Stored dataset items:
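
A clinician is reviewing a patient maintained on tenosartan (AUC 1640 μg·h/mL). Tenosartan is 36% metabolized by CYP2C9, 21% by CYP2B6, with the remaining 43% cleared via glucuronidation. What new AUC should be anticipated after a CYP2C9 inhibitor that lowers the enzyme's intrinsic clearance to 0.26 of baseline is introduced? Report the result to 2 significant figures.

CYP2C9: 0.36 × 0.26 = 0.0936
CYP2B6: 0.21 (unchanged)
Other: 0.43 (unchanged)
CL_new/CL_old = 0.0936 + 0.21 + 0.43 = 0.7336.
With dosing unchanged, AUC scales as 1/CL: 1640 / 0.7336 = 2.2 × 10³ μg·h/mL.

2.2 × 10³ μg·h/mL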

• **Exercise aim**
Repeat each line above exactly as written.

• **Answer for this exercise**
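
A clinician is reviewing a patient maintained on tenosartan (AUC 1640 μg·h/mL). Tenosartan is 36% metabolized by CYP2C9, 21% by CYP2B6, with the remaining 43% cleared via glucuronidation. What new AUC should be anticipated after a CYP2C9 inhibitor that lowers the enzyme's intrinsic clearance to 0.26 of baseline is introduced? Report the result to 2 significant figures.

CYP2C9: 0.36 × 0.26 = 0.0936
CYP2B6: 0.21 (unchanged)
Other: 0.43 (unchanged)
CL_new/CL_old = 0.0936 + 0.21 + 0.43 = 0.7336.
With dosing unchanged, AUC scales as 1/CL: 1640 / 0.7336 = 2.2 × 10³ μg·h/mL.

2.2 × 10³ μg·h/mL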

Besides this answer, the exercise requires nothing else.